| Exercise objective |
This task calls for the complete listing below, reproduced exactly.

| Data under study |
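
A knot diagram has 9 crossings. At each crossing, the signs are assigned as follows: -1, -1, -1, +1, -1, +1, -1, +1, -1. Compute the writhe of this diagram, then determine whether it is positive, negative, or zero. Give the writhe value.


Step 1: Count positive crossings (+1).
Positive crossings: 3
Step 2: Count negative crossings (-1).
Negative crossings: 6
Step 3: Writhe = (positive) - (negative)
w = 3 - 6 = -3
Step 4: |w| = 3, and w is negative

-3


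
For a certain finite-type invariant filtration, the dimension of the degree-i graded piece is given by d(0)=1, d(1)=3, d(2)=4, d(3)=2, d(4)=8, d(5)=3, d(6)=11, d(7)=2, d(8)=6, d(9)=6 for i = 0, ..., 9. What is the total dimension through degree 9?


Total dimension = d(0) + d(1) + ... + d(9)
= 1 + 3 + 4 + 2 + 8 + 3 + 11 + 2 + 6 + 6
= 46

46


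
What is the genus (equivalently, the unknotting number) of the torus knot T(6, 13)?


For a torus knot T(p,q), both the unknotting number and genus equal (p-1)(q-1)/2.
= (6-1)(13-1)/2
= 5*12/2
= 60/2 = 30

30


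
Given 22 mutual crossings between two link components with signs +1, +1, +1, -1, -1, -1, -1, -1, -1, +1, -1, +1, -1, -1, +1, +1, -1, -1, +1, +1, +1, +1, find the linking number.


Step 1: Count positive crossings: 11
Step 2: Count negative crossings: 11
Step 3: Sum of signs = 11 - 11 = 0
Step 4: Linking number = sum/2 = 0/2 = 0

0


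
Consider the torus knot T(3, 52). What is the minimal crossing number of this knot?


For a torus knot T(p, q) with gcd(p,q)=1,
the crossing number is min(p*(q-1), q*(p-1)).
p*(q-1) = 3*51 = 153
q*(p-1) = 52*2 = 104
min(153, 104) = 104

104


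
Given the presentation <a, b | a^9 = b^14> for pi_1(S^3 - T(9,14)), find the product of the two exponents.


The relation is a^9 = b^14.
Product of exponents = 9 * 14
= 126

126


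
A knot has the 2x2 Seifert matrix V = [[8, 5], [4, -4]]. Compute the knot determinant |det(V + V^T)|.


Step 1: Form V + V^T where V = [[8, 5], [4, -4]]
  V^T = [[8, 4], [5, -4]]
  V + V^T = [[16, 9], [9, -8]]
Step 2: det(V + V^T) = 16*(-8) - 9*9
  = -128 - 81 = -209
Step 3: Knot determinant = |det(V + V^T)| = |-209| = 209

209


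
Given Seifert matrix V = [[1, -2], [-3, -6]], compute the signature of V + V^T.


Step 1: V + V^T = [[2, -5], [-5, -12]]
Step 2: trace = -10, det = -49
Step 3: Discriminant = (-10)^2 - 4*(-49) = 296
Step 4: Eigenvalues: 3.60233, -13.6023
Step 5: Signature = (# positive eigenvalues) - (# negative eigenvalues) = 0

0


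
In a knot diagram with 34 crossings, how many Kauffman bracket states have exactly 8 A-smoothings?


We choose which 8 of 34 crossings get A-smoothings.
C(34, 8) = 34! / (8! * 26!)
= 18156204

18156204


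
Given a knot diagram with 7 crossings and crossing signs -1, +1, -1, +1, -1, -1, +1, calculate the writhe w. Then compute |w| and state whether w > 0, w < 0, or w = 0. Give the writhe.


Step 1: Count positive crossings (+1).
Positive crossings: 3
Step 2: Count negative crossings (-1).
Negative crossings: 4
Step 3: Writhe = (positive) - (negative)
w = 3 - 4 = -1
Step 4: |w| = 1, and w is negative

-1


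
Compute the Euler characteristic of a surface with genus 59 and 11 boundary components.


chi = 2 - 2g - b
= 2 - 2*59 - 11
= 2 - 118 - 11 = -127

-127


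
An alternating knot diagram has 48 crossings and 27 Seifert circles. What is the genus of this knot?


For alternating knots, g = (c - s + 1)/2.
= (48 - 27 + 1)/2
= 22/2 = 11

11


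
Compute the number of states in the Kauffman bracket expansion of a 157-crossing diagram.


Each crossing contributes 2 choices (A-smoothing or B-smoothing).
Total states = 2^157 = 182687704666362864775460604089535377456991567872

182687704666362864775460604089535377456991567872


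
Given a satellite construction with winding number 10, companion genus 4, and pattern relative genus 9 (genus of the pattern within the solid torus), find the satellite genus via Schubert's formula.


Schubert: g(satellite) = g_rel(pattern) + |winding| * g(companion),
where g_rel(pattern) is the genus of the pattern relative to the solid torus.
= 9 + 10 * 4
= 9 + 40 = 49

49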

| Answer to this task |
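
A knot diagram has 9 crossings. At each crossing, the signs are assigned as follows: -1, -1, -1, +1, -1, +1, -1, +1, -1. Compute the writhe of this diagram, then determine whether it is positive, negative, or zero. Give the writhe value.


Step 1: Count positive crossings (+1).
Positive crossings: 3
Step 2: Count negative crossings (-1).
Negative crossings: 6
Step 3: Writhe = (positive) - (negative)
w = 3 - 6 = -3
Step 4: |w| = 3, and w is negative

-3


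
For a certain finite-type invariant filtration, the dimension of the degree-i graded piece is given by d(0)=1, d(1)=3, d(2)=4, d(3)=2, d(4)=8, d(5)=3, d(6)=11, d(7)=2, d(8)=6, d(9)=6 for i = 0, ..., 9. What is the total dimension through degree 9?


Total dimension = d(0) + d(1) + ... + d(9)
= 1 + 3 + 4 + 2 + 8 + 3 + 11 + 2 + 6 + 6
= 46

46


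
What is the genus (equivalently, the unknotting number) of the torus knot T(6, 13)?


For a torus knot T(p,q), both the unknotting number and genus equal (p-1)(q-1)/2.
= (6-1)(13-1)/2
= 5*12/2
= 60/2 = 30

30


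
Given 22 mutual crossings between two link components with signs +1, +1, +1, -1, -1, -1, -1, -1, -1, +1, -1, +1, -1, -1, +1, +1, -1, -1, +1, +1, +1, +1, find the linking number.


Step 1: Count positive crossings: 11
Step 2: Count negative crossings: 11
Step 3: Sum of signs = 11 - 11 = 0
Step 4: Linking number = sum/2 = 0/2 = 0

0


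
Consider the torus knot T(3, 52). What is the minimal crossing number of this knot?


For a torus knot T(p, q) with gcd(p,q)=1,
the crossing number is min(p*(q-1), q*(p-1)).
p*(q-1) = 3*51 = 153
q*(p-1) = 52*2 = 104
min(153, 104) = 104

104


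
Given the presentation <a, b | a^9 = b^14> for pi_1(S^3 - T(9,14)), find the product of the two exponents.


The relation is a^9 = b^14.
Product of exponents = 9 * 14
= 126

126


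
A knot has the 2x2 Seifert matrix V = [[8, 5], [4, -4]]. Compute the knot determinant |det(V + V^T)|.


Step 1: Form V + V^T where V = [[8, 5], [4, -4]]
  V^T = [[8, 4], [5, -4]]
  V + V^T = [[16, 9], [9, -8]]
Step 2: det(V + V^T) = 16*(-8) - 9*9
  = -128 - 81 = -209
Step 3: Knot determinant = |det(V + V^T)| = |-209| = 209

209


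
Given Seifert matrix V = [[1, -2], [-3, -6]], compute the signature of V + V^T.


Step 1: V + V^T = [[2, -5], [-5, -12]]
Step 2: trace = -10, det = -49
Step 3: Discriminant = (-10)^2 - 4*(-49) = 296
Step 4: Eigenvalues: 3.60233, -13.6023
Step 5: Signature = (# positive eigenvalues) - (# negative eigenvalues) = 0

0


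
In a knot diagram with 34 crossings, how many Kauffman bracket states have exactly 8 A-smoothings?


We choose which 8 of 34 crossings get A-smoothings.
C(34, 8) = 34! / (8! * 26!)
= 18156204

18156204


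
Given a knot diagram with 7 crossings and crossing signs -1, +1, -1, +1, -1, -1, +1, calculate the writhe w. Then compute |w| and state whether w > 0, w < 0, or w = 0. Give the writhe.


Step 1: Count positive crossings (+1).
Positive crossings: 3
Step 2: Count negative crossings (-1).
Negative crossings: 4
Step 3: Writhe = (positive) - (negative)
w = 3 - 4 = -1
Step 4: |w| = 1, and w is negative

-1


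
Compute the Euler characteristic of a surface with genus 59 and 11 boundary components.


chi = 2 - 2g - b
= 2 - 2*59 - 11
= 2 - 118 - 11 = -127

-127


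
An alternating knot diagram has 48 crossings and 27 Seifert circles. What is the genus of this knot?


For alternating knots, g = (c - s + 1)/2.
= (48 - 27 + 1)/2
= 22/2 = 11

11


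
Compute the number of states in the Kauffman bracket expansion of a 157-crossing diagram.


Each crossing contributes 2 choices (A-smoothing or B-smoothing).
Total states = 2^157 = 182687704666362864775460604089535377456991567872

182687704666362864775460604089535377456991567872


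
Given a satellite construction with winding number 10, companion genus 4, and pattern relative genus 9 (genus of the pattern within the solid torus), find the satellite genus via Schubert's formula.


Schubert: g(satellite) = g_rel(pattern) + |winding| * g(companion),
where g_rel(pattern) is the genus of the pattern relative to the solid torus.
= 9 + 10 * 4
= 9 + 40 = 49

49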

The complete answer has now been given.